■ Record extracts:
____________________
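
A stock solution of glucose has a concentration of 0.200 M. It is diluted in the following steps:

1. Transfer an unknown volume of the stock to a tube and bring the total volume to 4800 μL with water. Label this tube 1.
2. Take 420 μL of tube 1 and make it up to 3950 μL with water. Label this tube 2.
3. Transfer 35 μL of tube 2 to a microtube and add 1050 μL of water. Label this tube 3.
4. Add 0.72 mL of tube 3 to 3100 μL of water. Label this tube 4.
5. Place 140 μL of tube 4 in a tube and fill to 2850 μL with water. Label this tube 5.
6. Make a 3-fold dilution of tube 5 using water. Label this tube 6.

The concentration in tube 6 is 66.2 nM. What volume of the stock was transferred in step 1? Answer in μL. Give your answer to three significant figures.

Step 1: v brought to 4800 μL → factor = 4800 μL/v
Step 2: 420 μL brought to 3950 μL → factor 3950/420 = 9.4048
Step 3: 35 μL + 1050 μL = 1085 μL total → factor 1085/35 = 31
Step 4: 0.72 mL + 3100 μL = 3.82 mL total → factor 3.82/0.72 = 5.3056
Step 5: 140 μL brought to 2850 μL → factor 2850/140 = 20.357
Step 6: 3-fold → factor 3
Product of known-step factors = 94467
Overall factor = 0.200 M / (66.2 nM) = 3.0211 × 10^6
Step-1 factor = 3.0211 × 10^6 / 94467 = 31.981
v = 4800 μL / 31.981 = 150 μL

150 μL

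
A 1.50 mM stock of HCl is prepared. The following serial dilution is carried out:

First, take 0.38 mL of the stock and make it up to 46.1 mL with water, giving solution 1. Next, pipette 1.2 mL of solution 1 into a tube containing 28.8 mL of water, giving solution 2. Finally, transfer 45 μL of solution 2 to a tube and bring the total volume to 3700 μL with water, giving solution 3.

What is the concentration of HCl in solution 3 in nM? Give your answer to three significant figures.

Step 1: 0.38 mL brought to 46.1 mL → factor 46.1/0.38 = 121.32
Step 2: 1.2 mL + 28.8 mL = 30 mL total → factor 30/1.2 = 25
Step 3: 45 μL brought to 3700 μL → factor 3700/45 = 82.222
Overall dilution factor = 121.32 × 25 × 82.222 = 2.4937 × 10^5
Final = 1.50 mM / 2.4937 × 10^5 = 6.015 × 10^-6 mM = 6.02 nM

6.02 nM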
____________________
■ About this exercise: Keeping every character as it is, restate the lines above that run from the line with "1. Transfer an" through the line with "6. Make a 3-fold", both included, and nothing else.

■ Result:
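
1. Transfer an unknown volume of the stock to a tube and bring the total volume to 4800 μL with water. Label this tube 1.
2. Take 420 μL of tube 1 and make it up to 3950 μL with water. Label this tube 2.
3. Transfer 35 μL of tube 2 to a microtube and add 1050 μL of water. Label this tube 3.
4. Add 0.72 mL of tube 3 to 3100 μL of water. Label this tube 4.
5. Place 140 μL of tube 4 in a tube and fill to 2850 μL with water. Label this tube 5.
6. Make a 3-fold dilution of tube 5 using water. Label this tube 6.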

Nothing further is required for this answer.